** WORK TO BE COMPLETED **
Your task is to restate the data word for word.

——————

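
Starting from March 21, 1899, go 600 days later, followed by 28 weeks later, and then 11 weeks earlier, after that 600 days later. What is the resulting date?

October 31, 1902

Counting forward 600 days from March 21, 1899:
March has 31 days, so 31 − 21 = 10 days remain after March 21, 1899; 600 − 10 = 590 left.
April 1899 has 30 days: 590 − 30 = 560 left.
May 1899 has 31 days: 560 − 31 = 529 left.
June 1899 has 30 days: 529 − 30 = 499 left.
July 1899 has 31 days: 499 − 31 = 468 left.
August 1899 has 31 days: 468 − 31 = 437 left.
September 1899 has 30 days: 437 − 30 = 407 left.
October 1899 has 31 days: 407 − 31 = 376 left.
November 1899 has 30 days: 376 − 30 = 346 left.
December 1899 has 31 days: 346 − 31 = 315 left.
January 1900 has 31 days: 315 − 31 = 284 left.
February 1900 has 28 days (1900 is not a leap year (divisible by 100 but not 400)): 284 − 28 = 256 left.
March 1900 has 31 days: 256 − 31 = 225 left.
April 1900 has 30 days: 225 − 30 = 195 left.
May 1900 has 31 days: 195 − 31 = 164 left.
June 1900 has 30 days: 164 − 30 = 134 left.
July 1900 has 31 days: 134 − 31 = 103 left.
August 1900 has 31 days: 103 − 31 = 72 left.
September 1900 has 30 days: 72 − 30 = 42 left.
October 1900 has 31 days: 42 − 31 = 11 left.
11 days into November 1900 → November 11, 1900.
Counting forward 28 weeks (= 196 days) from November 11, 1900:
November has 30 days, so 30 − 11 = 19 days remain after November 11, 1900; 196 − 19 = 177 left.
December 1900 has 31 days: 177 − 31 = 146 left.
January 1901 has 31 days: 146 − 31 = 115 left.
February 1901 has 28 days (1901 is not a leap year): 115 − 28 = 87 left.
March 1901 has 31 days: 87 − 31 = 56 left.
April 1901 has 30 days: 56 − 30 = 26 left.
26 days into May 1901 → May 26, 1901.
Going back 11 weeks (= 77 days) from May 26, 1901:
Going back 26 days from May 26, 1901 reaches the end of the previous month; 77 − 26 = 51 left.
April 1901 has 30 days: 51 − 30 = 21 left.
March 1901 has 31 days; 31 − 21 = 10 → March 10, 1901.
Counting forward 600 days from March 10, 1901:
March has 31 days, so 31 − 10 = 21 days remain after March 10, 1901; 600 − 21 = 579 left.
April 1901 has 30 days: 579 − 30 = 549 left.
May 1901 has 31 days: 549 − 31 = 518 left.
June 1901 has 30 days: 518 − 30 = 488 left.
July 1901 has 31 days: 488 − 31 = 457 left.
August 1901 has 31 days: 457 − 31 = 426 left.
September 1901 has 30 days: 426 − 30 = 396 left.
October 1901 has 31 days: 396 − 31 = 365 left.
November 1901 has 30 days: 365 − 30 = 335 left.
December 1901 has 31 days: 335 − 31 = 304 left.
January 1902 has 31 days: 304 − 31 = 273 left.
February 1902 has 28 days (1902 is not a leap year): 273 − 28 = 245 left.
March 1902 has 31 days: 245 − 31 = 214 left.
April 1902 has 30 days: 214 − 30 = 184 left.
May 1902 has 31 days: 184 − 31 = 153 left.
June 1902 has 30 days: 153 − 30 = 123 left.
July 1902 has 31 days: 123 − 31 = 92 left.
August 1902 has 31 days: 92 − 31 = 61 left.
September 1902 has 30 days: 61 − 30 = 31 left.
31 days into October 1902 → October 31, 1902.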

——————

** EXERCISE RESPONSE **
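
Starting from March 21, 1899, go 600 days later, followed by 28 weeks later, and then 11 weeks earlier, after that 600 days later. What is the resulting date?

October 31, 1902

Counting forward 600 days from March 21, 1899:
March has 31 days, so 31 − 21 = 10 days remain after March 21, 1899; 600 − 10 = 590 left.
April 1899 has 30 days: 590 − 30 = 560 left.
May 1899 has 31 days: 560 − 31 = 529 left.
June 1899 has 30 days: 529 − 30 = 499 left.
July 1899 has 31 days: 499 − 31 = 468 left.
August 1899 has 31 days: 468 − 31 = 437 left.
September 1899 has 30 days: 437 − 30 = 407 left.
October 1899 has 31 days: 407 − 31 = 376 left.
November 1899 has 30 days: 376 − 30 = 346 left.
December 1899 has 31 days: 346 − 31 = 315 left.
January 1900 has 31 days: 315 − 31 = 284 left.
February 1900 has 28 days (1900 is not a leap year (divisible by 100 but not 400)): 284 − 28 = 256 left.
March 1900 has 31 days: 256 − 31 = 225 left.
April 1900 has 30 days: 225 − 30 = 195 left.
May 1900 has 31 days: 195 − 31 = 164 left.
June 1900 has 30 days: 164 − 30 = 134 left.
July 1900 has 31 days: 134 − 31 = 103 left.
August 1900 has 31 days: 103 − 31 = 72 left.
September 1900 has 30 days: 72 − 30 = 42 left.
October 1900 has 31 days: 42 − 31 = 11 left.
11 days into November 1900 → November 11, 1900.
Counting forward 28 weeks (= 196 days) from November 11, 1900:
November has 30 days, so 30 − 11 = 19 days remain after November 11, 1900; 196 − 19 = 177 left.
December 1900 has 31 days: 177 − 31 = 146 left.
January 1901 has 31 days: 146 − 31 = 115 left.
February 1901 has 28 days (1901 is not a leap year): 115 − 28 = 87 left.
March 1901 has 31 days: 87 − 31 = 56 left.
April 1901 has 30 days: 56 − 30 = 26 left.
26 days into May 1901 → May 26, 1901.
Going back 11 weeks (= 77 days) from May 26, 1901:
Going back 26 days from May 26, 1901 reaches the end of the previous month; 77 − 26 = 51 left.
April 1901 has 30 days: 51 − 30 = 21 left.
March 1901 has 31 days; 31 − 21 = 10 → March 10, 1901.
Counting forward 600 days from March 10, 1901:
March has 31 days, so 31 − 10 = 21 days remain after March 10, 1901; 600 − 21 = 579 left.
April 1901 has 30 days: 579 − 30 = 549 left.
May 1901 has 31 days: 549 − 31 = 518 left.
June 1901 has 30 days: 518 − 30 = 488 left.
July 1901 has 31 days: 488 − 31 = 457 left.
August 1901 has 31 days: 457 − 31 = 426 left.
September 1901 has 30 days: 426 − 30 = 396 left.
October 1901 has 31 days: 396 − 31 = 365 left.
November 1901 has 30 days: 365 − 30 = 335 left.
December 1901 has 31 days: 335 − 31 = 304 left.
January 1902 has 31 days: 304 − 31 = 273 left.
February 1902 has 28 days (1902 is not a leap year): 273 − 28 = 245 left.
March 1902 has 31 days: 245 − 31 = 214 left.
April 1902 has 30 days: 214 − 30 = 184 left.
May 1902 has 31 days: 184 − 31 = 153 left.
June 1902 has 30 days: 153 − 30 = 123 left.
July 1902 has 31 days: 123 − 31 = 92 left.
August 1902 has 31 days: 92 − 31 = 61 left.
September 1902 has 30 days: 61 − 30 = 31 left.
31 days into October 1902 → October 31, 1902.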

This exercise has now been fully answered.